- Exercise prompt -
Below are the records; restate word for word the lines from the first through the one containing "In frames 1-9: a", and only those.

Material provided below:

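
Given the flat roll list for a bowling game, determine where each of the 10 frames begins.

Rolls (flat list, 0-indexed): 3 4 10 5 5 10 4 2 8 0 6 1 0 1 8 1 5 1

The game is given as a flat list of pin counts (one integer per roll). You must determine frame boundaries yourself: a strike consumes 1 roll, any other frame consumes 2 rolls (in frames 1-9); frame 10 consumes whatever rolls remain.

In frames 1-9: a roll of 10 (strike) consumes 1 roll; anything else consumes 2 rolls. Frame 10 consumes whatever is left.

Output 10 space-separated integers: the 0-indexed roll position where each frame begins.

Answer: 0 2 3 5 6 8 10 12 14 16

Derivation:
Frame 1 starts at roll index 0: rolls=3,4 (sum=7), consumes 2 rolls
Frame 2 starts at roll index 2: roll=10 (strike), consumes 1 roll
Frame 3 starts at roll index 3: rolls=5,5 (sum=10), consumes 2 rolls
Frame 4 starts at roll index 5: roll=10 (strike), consumes 1 roll
Frame 5 starts at roll index 6: rolls=4,2 (sum=6), consumes 2 rolls
Frame 6 starts at roll index 8: rolls=8,0 (sum=8), consumes 2 rolls
Frame 7 starts at roll index 10: rolls=6,1 (sum=7), consumes 2 rolls
Frame 8 starts at roll index 12: rolls=0,1 (sum=1), consumes 2 rolls
Frame 9 starts at roll index 14: rolls=8,1 (sum=9), consumes 2 rolls
Frame 10 starts at roll index 16: 2 remaining rolls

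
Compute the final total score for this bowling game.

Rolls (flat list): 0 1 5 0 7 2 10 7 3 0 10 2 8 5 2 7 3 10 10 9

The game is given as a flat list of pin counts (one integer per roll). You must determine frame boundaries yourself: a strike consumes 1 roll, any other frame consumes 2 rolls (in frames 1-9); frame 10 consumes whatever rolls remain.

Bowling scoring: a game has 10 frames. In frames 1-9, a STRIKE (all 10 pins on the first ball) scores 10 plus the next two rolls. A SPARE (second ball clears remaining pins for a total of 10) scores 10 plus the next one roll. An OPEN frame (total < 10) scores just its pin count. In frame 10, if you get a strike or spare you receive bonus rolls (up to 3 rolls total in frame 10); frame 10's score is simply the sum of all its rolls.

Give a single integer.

Frame 1: OPEN (0+1=1). Cumulative: 1
Frame 2: OPEN (5+0=5). Cumulative: 6
Frame 3: OPEN (7+2=9). Cumulative: 15
Frame 4: STRIKE. 10 + next two rolls (7+3) = 20. Cumulative: 35
Frame 5: SPARE (7+3=10). 10 + next roll (0) = 10. Cumulative: 45
Frame 6: SPARE (0+10=10). 10 + next roll (2) = 12. Cumulative: 57
Frame 7: SPARE (2+8=10). 10 + next roll (5) = 15. Cumulative: 72
Frame 8: OPEN (5+2=7). Cumulative: 79
Frame 9: SPARE (7+3=10). 10 + next roll (10) = 20. Cumulative: 99
Frame 10: STRIKE. Sum of all frame-10 rolls (10+10+9) = 29. Cumulative: 128

Answer: 128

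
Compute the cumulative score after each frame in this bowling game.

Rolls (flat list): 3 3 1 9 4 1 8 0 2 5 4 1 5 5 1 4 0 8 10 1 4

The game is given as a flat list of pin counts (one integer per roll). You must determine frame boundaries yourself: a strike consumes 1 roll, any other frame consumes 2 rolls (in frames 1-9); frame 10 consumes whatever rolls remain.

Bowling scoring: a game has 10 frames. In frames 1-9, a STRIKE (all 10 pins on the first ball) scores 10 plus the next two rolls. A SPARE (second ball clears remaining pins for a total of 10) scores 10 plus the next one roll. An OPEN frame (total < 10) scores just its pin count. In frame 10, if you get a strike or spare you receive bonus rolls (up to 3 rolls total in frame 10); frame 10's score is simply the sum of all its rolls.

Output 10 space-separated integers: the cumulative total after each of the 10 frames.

Frame 1: OPEN (3+3=6). Cumulative: 6
Frame 2: SPARE (1+9=10). 10 + next roll (4) = 14. Cumulative: 20
Frame 3: OPEN (4+1=5). Cumulative: 25
Frame 4: OPEN (8+0=8). Cumulative: 33
Frame 5: OPEN (2+5=7). Cumulative: 40
Frame 6: OPEN (4+1=5). Cumulative: 45
Frame 7: SPARE (5+5=10). 10 + next roll (1) = 11. Cumulative: 56
Frame 8: OPEN (1+4=5). Cumulative: 61
Frame 9: OPEN (0+8=8). Cumulative: 69
Frame 10: STRIKE. Sum of all frame-10 rolls (10+1+4) = 15. Cumulative: 84

Answer: 6 20 25 33 40 45 56 61 69 84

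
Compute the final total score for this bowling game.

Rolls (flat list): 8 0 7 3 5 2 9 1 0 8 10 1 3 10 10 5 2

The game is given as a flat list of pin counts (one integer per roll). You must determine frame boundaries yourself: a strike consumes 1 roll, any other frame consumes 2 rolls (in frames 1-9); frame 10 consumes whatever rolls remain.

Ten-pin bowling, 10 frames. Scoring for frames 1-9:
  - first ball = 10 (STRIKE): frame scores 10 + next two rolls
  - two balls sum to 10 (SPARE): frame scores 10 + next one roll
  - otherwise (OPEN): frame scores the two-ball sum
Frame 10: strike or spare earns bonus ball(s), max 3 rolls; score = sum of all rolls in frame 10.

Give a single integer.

Answer: 115

Derivation:
Frame 1: OPEN (8+0=8). Cumulative: 8
Frame 2: SPARE (7+3=10). 10 + next roll (5) = 15. Cumulative: 23
Frame 3: OPEN (5+2=7). Cumulative: 30
Frame 4: SPARE (9+1=10). 10 + next roll (0) = 10. Cumulative: 40
Frame 5: OPEN (0+8=8). Cumulative: 48
Frame 6: STRIKE. 10 + next two rolls (1+3) = 14. Cumulative: 62
Frame 7: OPEN (1+3=4). Cumulative: 66
Frame 8: STRIKE. 10 + next two rolls (10+5) = 25. Cumulative: 91
Frame 9: STRIKE. 10 + next two rolls (5+2) = 17. Cumulative: 108
Frame 10: OPEN. Sum of all frame-10 rolls (5+2) = 7. Cumulative: 115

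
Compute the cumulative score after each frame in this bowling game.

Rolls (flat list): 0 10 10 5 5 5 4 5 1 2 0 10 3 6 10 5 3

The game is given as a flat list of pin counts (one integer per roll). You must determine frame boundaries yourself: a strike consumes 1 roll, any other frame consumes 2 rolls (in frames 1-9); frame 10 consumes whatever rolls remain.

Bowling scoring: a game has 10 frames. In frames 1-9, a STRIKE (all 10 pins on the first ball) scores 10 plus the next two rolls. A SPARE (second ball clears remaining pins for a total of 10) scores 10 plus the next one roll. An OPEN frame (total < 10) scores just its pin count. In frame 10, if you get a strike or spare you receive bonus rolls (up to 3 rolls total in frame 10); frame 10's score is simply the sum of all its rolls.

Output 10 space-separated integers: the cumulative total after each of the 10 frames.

Answer: 20 40 55 64 70 72 91 100 118 126

Derivation:
Frame 1: SPARE (0+10=10). 10 + next roll (10) = 20. Cumulative: 20
Frame 2: STRIKE. 10 + next two rolls (5+5) = 20. Cumulative: 40
Frame 3: SPARE (5+5=10). 10 + next roll (5) = 15. Cumulative: 55
Frame 4: OPEN (5+4=9). Cumulative: 64
Frame 5: OPEN (5+1=6). Cumulative: 70
Frame 6: OPEN (2+0=2). Cumulative: 72
Frame 7: STRIKE. 10 + next two rolls (3+6) = 19. Cumulative: 91
Frame 8: OPEN (3+6=9). Cumulative: 100
Frame 9: STRIKE. 10 + next two rolls (5+3) = 18. Cumulative: 118
Frame 10: OPEN. Sum of all frame-10 rolls (5+3) = 8. Cumulative: 126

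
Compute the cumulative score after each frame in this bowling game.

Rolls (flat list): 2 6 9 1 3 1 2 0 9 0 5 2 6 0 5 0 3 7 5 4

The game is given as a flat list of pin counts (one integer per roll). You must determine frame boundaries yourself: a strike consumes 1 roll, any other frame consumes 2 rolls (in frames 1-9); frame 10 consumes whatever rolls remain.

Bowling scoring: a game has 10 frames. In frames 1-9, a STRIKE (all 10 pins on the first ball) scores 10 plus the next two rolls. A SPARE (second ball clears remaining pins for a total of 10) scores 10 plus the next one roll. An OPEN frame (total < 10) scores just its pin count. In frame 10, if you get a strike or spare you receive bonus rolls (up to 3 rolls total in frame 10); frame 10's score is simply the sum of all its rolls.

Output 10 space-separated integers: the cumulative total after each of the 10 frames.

Frame 1: OPEN (2+6=8). Cumulative: 8
Frame 2: SPARE (9+1=10). 10 + next roll (3) = 13. Cumulative: 21
Frame 3: OPEN (3+1=4). Cumulative: 25
Frame 4: OPEN (2+0=2). Cumulative: 27
Frame 5: OPEN (9+0=9). Cumulative: 36
Frame 6: OPEN (5+2=7). Cumulative: 43
Frame 7: OPEN (6+0=6). Cumulative: 49
Frame 8: OPEN (5+0=5). Cumulative: 54
Frame 9: SPARE (3+7=10). 10 + next roll (5) = 15. Cumulative: 69
Frame 10: OPEN. Sum of all frame-10 rolls (5+4) = 9. Cumulative: 78

Answer: 8 21 25 27 36 43 49 54 69 78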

End of Material provided.

- Result for this task -
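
Given the flat roll list for a bowling game, determine where each of the 10 frames begins.

Rolls (flat list, 0-indexed): 3 4 10 5 5 10 4 2 8 0 6 1 0 1 8 1 5 1

The game is given as a flat list of pin counts (one integer per roll). You must determine frame boundaries yourself: a strike consumes 1 roll, any other frame consumes 2 rolls (in frames 1-9); frame 10 consumes whatever rolls remain.

In frames 1-9: a roll of 10 (strike) consumes 1 roll; anything else consumes 2 rolls. Frame 10 consumes whatever is left.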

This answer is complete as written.